> Work order
Your task is to copy all of the data exactly.
----- Listed entries
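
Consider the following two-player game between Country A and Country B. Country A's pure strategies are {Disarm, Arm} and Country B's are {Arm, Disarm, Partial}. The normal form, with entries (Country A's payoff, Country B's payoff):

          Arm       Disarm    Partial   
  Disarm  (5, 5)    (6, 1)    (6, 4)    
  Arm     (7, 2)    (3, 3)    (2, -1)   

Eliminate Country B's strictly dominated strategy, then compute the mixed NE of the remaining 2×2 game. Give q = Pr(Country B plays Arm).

Country B's strategy Partial is strictly dominated by Arm: 5 > 4 and 2 > -1. Eliminate Partial.
In a mixed equilibrium Country A is indifferent between Disarm and Arm; this condition fixes q.
  Country A's expected payoff from Disarm: q·5 + (1−q)·6 = -q + 6
  Country A's expected payoff from Arm: q·7 + (1−q)·3 = 4q + 3
  -q + 6 = 4q + 3  ⇒  -5q = -3  ⇒  q = 3/5.

q = 3/5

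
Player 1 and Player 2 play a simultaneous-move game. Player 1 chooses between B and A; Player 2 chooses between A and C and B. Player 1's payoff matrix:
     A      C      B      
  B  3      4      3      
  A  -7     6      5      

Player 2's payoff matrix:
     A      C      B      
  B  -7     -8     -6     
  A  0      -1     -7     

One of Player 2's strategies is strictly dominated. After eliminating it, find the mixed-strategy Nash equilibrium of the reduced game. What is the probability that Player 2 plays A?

Player 2's strategy C is strictly dominated by A: -7 > -8 and 0 > -1. Eliminate C.
Player 2's mix must leave Player 1 indifferent between B and A.
  Player 1's payoff from B: q·3 + (1−q)·3 = 3
  Player 1's payoff from A: q·(-7) + (1−q)·5 = -12q + 5
  3 = -12q + 5  ⇒  12q = 2  ⇒  q = 1/6.

q = 1/6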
----------
> Output for this exercise
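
Consider the following two-player game between Country A and Country B. Country A's pure strategies are {Disarm, Arm} and Country B's are {Arm, Disarm, Partial}. The normal form, with entries (Country A's payoff, Country B's payoff):

          Arm       Disarm    Partial   
  Disarm  (5, 5)    (6, 1)    (6, 4)    
  Arm     (7, 2)    (3, 3)    (2, -1)   

Eliminate Country B's strictly dominated strategy, then compute the mixed NE of the remaining 2×2 game. Give q = Pr(Country B plays Arm).

Country B's strategy Partial is strictly dominated by Arm: 5 > 4 and 2 > -1. Eliminate Partial.
In a mixed equilibrium Country A is indifferent between Disarm and Arm; this condition fixes q.
  Country A's expected payoff from Disarm: q·5 + (1−q)·6 = -q + 6
  Country A's expected payoff from Arm: q·7 + (1−q)·3 = 4q + 3
  -q + 6 = 4q + 3  ⇒  -5q = -3  ⇒  q = 3/5.

q = 3/5

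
Player 1 and Player 2 play a simultaneous-move game. Player 1 chooses between B and A; Player 2 chooses between A and C and B. Player 1's payoff matrix:
     A      C      B      
  B  3      4      3      
  A  -7     6      5      

Player 2's payoff matrix:
     A      C      B      
  B  -7     -8     -6     
  A  0      -1     -7     

One of Player 2's strategies is strictly dominated. After eliminating it, find the mixed-strategy Nash equilibrium of the reduced game. What is the probability that Player 2 plays A?

Player 2's strategy C is strictly dominated by A: -7 > -8 and 0 > -1. Eliminate C.
Player 2's mix must leave Player 1 indifferent between B and A.
  Player 1's payoff from B: q·3 + (1−q)·3 = 3
  Player 1's payoff from A: q·(-7) + (1−q)·5 = -12q + 5
  3 = -12q + 5  ⇒  12q = 2  ⇒  q = 1/6.

q = 1/6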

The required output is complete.